__Stored data entries__
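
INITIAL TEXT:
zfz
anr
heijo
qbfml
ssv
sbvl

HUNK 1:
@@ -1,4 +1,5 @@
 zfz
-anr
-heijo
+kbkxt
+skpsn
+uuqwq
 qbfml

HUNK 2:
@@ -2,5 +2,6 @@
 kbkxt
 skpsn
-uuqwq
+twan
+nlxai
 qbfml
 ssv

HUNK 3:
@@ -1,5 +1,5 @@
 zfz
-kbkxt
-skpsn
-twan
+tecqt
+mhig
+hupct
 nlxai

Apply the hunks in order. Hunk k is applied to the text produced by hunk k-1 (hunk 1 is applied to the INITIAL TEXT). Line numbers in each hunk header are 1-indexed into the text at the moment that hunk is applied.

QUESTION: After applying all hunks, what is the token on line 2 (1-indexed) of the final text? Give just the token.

Answer: tecqt

Derivation:
Hunk 1: at line 1 remove [anr,heijo] add [kbkxt,skpsn,uuqwq] -> 7 lines: zfz kbkxt skpsn uuqwq qbfml ssv sbvl
Hunk 2: at line 2 remove [uuqwq] add [twan,nlxai] -> 8 lines: zfz kbkxt skpsn twan nlxai qbfml ssv sbvl
Hunk 3: at line 1 remove [kbkxt,skpsn,twan] add [tecqt,mhig,hupct] -> 8 lines: zfz tecqt mhig hupct nlxai qbfml ssv sbvl
Final line 2: tecqt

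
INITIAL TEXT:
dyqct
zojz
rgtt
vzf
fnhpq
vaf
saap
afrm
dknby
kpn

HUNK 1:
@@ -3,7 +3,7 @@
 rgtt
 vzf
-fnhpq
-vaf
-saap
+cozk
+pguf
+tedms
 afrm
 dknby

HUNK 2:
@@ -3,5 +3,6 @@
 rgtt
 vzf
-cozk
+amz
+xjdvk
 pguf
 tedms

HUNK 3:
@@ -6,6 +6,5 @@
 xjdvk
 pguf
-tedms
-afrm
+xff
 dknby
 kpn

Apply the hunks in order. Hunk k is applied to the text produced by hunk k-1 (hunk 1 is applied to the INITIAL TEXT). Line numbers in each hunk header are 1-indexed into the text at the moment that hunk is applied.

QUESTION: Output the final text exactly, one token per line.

Hunk 1: at line 3 remove [fnhpq,vaf,saap] add [cozk,pguf,tedms] -> 10 lines: dyqct zojz rgtt vzf cozk pguf tedms afrm dknby kpn
Hunk 2: at line 3 remove [cozk] add [amz,xjdvk] -> 11 lines: dyqct zojz rgtt vzf amz xjdvk pguf tedms afrm dknby kpn
Hunk 3: at line 6 remove [tedms,afrm] add [xff] -> 10 lines: dyqct zojz rgtt vzf amz xjdvk pguf xff dknby kpn

Answer: dyqct
zojz
rgtt
vzf
amz
xjdvk
pguf
xff
dknby
kpn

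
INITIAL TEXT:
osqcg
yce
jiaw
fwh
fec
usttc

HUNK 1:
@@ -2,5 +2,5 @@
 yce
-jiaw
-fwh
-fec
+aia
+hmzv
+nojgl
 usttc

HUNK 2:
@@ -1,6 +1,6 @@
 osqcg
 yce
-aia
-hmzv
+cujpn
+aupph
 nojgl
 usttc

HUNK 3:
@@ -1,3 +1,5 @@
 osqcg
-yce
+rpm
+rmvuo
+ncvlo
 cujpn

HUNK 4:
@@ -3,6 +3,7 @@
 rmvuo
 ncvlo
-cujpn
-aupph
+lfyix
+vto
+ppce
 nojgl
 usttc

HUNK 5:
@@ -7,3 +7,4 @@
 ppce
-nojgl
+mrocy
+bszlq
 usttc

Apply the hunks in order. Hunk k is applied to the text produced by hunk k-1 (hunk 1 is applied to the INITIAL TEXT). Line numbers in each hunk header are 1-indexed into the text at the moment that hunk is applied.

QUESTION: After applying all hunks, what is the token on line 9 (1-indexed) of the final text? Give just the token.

Hunk 1: at line 2 remove [jiaw,fwh,fec] add [aia,hmzv,nojgl] -> 6 lines: osqcg yce aia hmzv nojgl usttc
Hunk 2: at line 1 remove [aia,hmzv] add [cujpn,aupph] -> 6 lines: osqcg yce cujpn aupph nojgl usttc
Hunk 3: at line 1 remove [yce] add [rpm,rmvuo,ncvlo] -> 8 lines: osqcg rpm rmvuo ncvlo cujpn aupph nojgl usttc
Hunk 4: at line 3 remove [cujpn,aupph] add [lfyix,vto,ppce] -> 9 lines: osqcg rpm rmvuo ncvlo lfyix vto ppce nojgl usttc
Hunk 5: at line 7 remove [nojgl] add [mrocy,bszlq] -> 10 lines: osqcg rpm rmvuo ncvlo lfyix vto ppce mrocy bszlq usttc
Final line 9: bszlq

Answer: bszlq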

__ACTIVITY__
Repeat every record, keeping each word and mark exactly as it is.

__ANSWER SPACE__
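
INITIAL TEXT:
zfz
anr
heijo
qbfml
ssv
sbvl

HUNK 1:
@@ -1,4 +1,5 @@
 zfz
-anr
-heijo
+kbkxt
+skpsn
+uuqwq
 qbfml

HUNK 2:
@@ -2,5 +2,6 @@
 kbkxt
 skpsn
-uuqwq
+twan
+nlxai
 qbfml
 ssv

HUNK 3:
@@ -1,5 +1,5 @@
 zfz
-kbkxt
-skpsn
-twan
+tecqt
+mhig
+hupct
 nlxai

Apply the hunks in order. Hunk k is applied to the text produced by hunk k-1 (hunk 1 is applied to the INITIAL TEXT). Line numbers in each hunk header are 1-indexed into the text at the moment that hunk is applied.

QUESTION: After applying all hunks, what is the token on line 2 (1-indexed) of the final text? Give just the token.

Answer: tecqt

Derivation:
Hunk 1: at line 1 remove [anr,heijo] add [kbkxt,skpsn,uuqwq] -> 7 lines: zfz kbkxt skpsn uuqwq qbfml ssv sbvl
Hunk 2: at line 2 remove [uuqwq] add [twan,nlxai] -> 8 lines: zfz kbkxt skpsn twan nlxai qbfml ssv sbvl
Hunk 3: at line 1 remove [kbkxt,skpsn,twan] add [tecqt,mhig,hupct] -> 8 lines: zfz tecqt mhig hupct nlxai qbfml ssv sbvl
Final line 2: tecqt

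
INITIAL TEXT:
dyqct
zojz
rgtt
vzf
fnhpq
vaf
saap
afrm
dknby
kpn

HUNK 1:
@@ -3,7 +3,7 @@
 rgtt
 vzf
-fnhpq
-vaf
-saap
+cozk
+pguf
+tedms
 afrm
 dknby

HUNK 2:
@@ -3,5 +3,6 @@
 rgtt
 vzf
-cozk
+amz
+xjdvk
 pguf
 tedms

HUNK 3:
@@ -6,6 +6,5 @@
 xjdvk
 pguf
-tedms
-afrm
+xff
 dknby
 kpn

Apply the hunks in order. Hunk k is applied to the text produced by hunk k-1 (hunk 1 is applied to the INITIAL TEXT). Line numbers in each hunk header are 1-indexed into the text at the moment that hunk is applied.

QUESTION: Output the final text exactly, one token per line.

Hunk 1: at line 3 remove [fnhpq,vaf,saap] add [cozk,pguf,tedms] -> 10 lines: dyqct zojz rgtt vzf cozk pguf tedms afrm dknby kpn
Hunk 2: at line 3 remove [cozk] add [amz,xjdvk] -> 11 lines: dyqct zojz rgtt vzf amz xjdvk pguf tedms afrm dknby kpn
Hunk 3: at line 6 remove [tedms,afrm] add [xff] -> 10 lines: dyqct zojz rgtt vzf amz xjdvk pguf xff dknby kpn

Answer: dyqct
zojz
rgtt
vzf
amz
xjdvk
pguf
xff
dknby
kpn

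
INITIAL TEXT:
osqcg
yce
jiaw
fwh
fec
usttc

HUNK 1:
@@ -2,5 +2,5 @@
 yce
-jiaw
-fwh
-fec
+aia
+hmzv
+nojgl
 usttc

HUNK 2:
@@ -1,6 +1,6 @@
 osqcg
 yce
-aia
-hmzv
+cujpn
+aupph
 nojgl
 usttc

HUNK 3:
@@ -1,3 +1,5 @@
 osqcg
-yce
+rpm
+rmvuo
+ncvlo
 cujpn

HUNK 4:
@@ -3,6 +3,7 @@
 rmvuo
 ncvlo
-cujpn
-aupph
+lfyix
+vto
+ppce
 nojgl
 usttc

HUNK 5:
@@ -7,3 +7,4 @@
 ppce
-nojgl
+mrocy
+bszlq
 usttc

Apply the hunks in order. Hunk k is applied to the text produced by hunk k-1 (hunk 1 is applied to the INITIAL TEXT). Line numbers in each hunk header are 1-indexed into the text at the moment that hunk is applied.

QUESTION: After applying all hunks, what is the token on line 9 (1-indexed) of the final text? Give just the token.

Hunk 1: at line 2 remove [jiaw,fwh,fec] add [aia,hmzv,nojgl] -> 6 lines: osqcg yce aia hmzv nojgl usttc
Hunk 2: at line 1 remove [aia,hmzv] add [cujpn,aupph] -> 6 lines: osqcg yce cujpn aupph nojgl usttc
Hunk 3: at line 1 remove [yce] add [rpm,rmvuo,ncvlo] -> 8 lines: osqcg rpm rmvuo ncvlo cujpn aupph nojgl usttc
Hunk 4: at line 3 remove [cujpn,aupph] add [lfyix,vto,ppce] -> 9 lines: osqcg rpm rmvuo ncvlo lfyix vto ppce nojgl usttc
Hunk 5: at line 7 remove [nojgl] add [mrocy,bszlq] -> 10 lines: osqcg rpm rmvuo ncvlo lfyix vto ppce mrocy bszlq usttc
Final line 9: bszlq

Answer: bszlq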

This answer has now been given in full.